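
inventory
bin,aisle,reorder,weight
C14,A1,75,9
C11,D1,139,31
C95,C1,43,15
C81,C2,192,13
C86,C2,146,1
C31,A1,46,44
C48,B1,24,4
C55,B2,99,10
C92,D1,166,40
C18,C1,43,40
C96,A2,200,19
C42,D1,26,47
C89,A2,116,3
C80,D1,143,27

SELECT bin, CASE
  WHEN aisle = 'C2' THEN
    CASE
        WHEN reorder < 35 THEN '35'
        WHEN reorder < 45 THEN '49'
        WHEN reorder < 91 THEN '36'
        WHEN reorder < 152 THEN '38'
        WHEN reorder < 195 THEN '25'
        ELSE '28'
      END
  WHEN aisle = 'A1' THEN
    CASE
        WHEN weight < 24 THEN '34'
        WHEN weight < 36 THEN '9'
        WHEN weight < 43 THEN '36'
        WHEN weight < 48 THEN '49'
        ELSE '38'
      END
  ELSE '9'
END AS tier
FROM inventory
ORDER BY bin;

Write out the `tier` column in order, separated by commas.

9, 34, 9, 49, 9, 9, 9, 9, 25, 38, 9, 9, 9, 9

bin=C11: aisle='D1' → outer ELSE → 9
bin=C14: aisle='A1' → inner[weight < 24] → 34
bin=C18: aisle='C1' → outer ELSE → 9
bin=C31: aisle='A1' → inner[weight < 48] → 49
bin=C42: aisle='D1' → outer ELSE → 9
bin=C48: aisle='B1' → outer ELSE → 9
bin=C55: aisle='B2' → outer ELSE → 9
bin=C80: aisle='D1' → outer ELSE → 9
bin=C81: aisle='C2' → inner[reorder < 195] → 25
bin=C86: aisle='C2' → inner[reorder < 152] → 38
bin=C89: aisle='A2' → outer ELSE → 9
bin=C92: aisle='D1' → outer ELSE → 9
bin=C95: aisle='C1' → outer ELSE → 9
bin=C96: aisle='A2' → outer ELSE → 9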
■ ■ ■ ■ ■
TASK GOAL => Repeat all the records. Match each line exactly.

ANSWER FOR THE TASK =>
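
inventory
bin,aisle,reorder,weight
C14,A1,75,9
C11,D1,139,31
C95,C1,43,15
C81,C2,192,13
C86,C2,146,1
C31,A1,46,44
C48,B1,24,4
C55,B2,99,10
C92,D1,166,40
C18,C1,43,40
C96,A2,200,19
C42,D1,26,47
C89,A2,116,3
C80,D1,143,27

SELECT bin, CASE
  WHEN aisle = 'C2' THEN
    CASE
        WHEN reorder < 35 THEN '35'
        WHEN reorder < 45 THEN '49'
        WHEN reorder < 91 THEN '36'
        WHEN reorder < 152 THEN '38'
        WHEN reorder < 195 THEN '25'
        ELSE '28'
      END
  WHEN aisle = 'A1' THEN
    CASE
        WHEN weight < 24 THEN '34'
        WHEN weight < 36 THEN '9'
        WHEN weight < 43 THEN '36'
        WHEN weight < 48 THEN '49'
        ELSE '38'
      END
  ELSE '9'
END AS tier
FROM inventory
ORDER BY bin;

Write out the `tier` column in order, separated by commas.

9, 34, 9, 49, 9, 9, 9, 9, 25, 38, 9, 9, 9, 9

bin=C11: aisle='D1' → outer ELSE → 9
bin=C14: aisle='A1' → inner[weight < 24] → 34
bin=C18: aisle='C1' → outer ELSE → 9
bin=C31: aisle='A1' → inner[weight < 48] → 49
bin=C42: aisle='D1' → outer ELSE → 9
bin=C48: aisle='B1' → outer ELSE → 9
bin=C55: aisle='B2' → outer ELSE → 9
bin=C80: aisle='D1' → outer ELSE → 9
bin=C81: aisle='C2' → inner[reorder < 195] → 25
bin=C86: aisle='C2' → inner[reorder < 152] → 38
bin=C89: aisle='A2' → outer ELSE → 9
bin=C92: aisle='D1' → outer ELSE → 9
bin=C95: aisle='C1' → outer ELSE → 9
bin=C96: aisle='A2' → outer ELSE → 9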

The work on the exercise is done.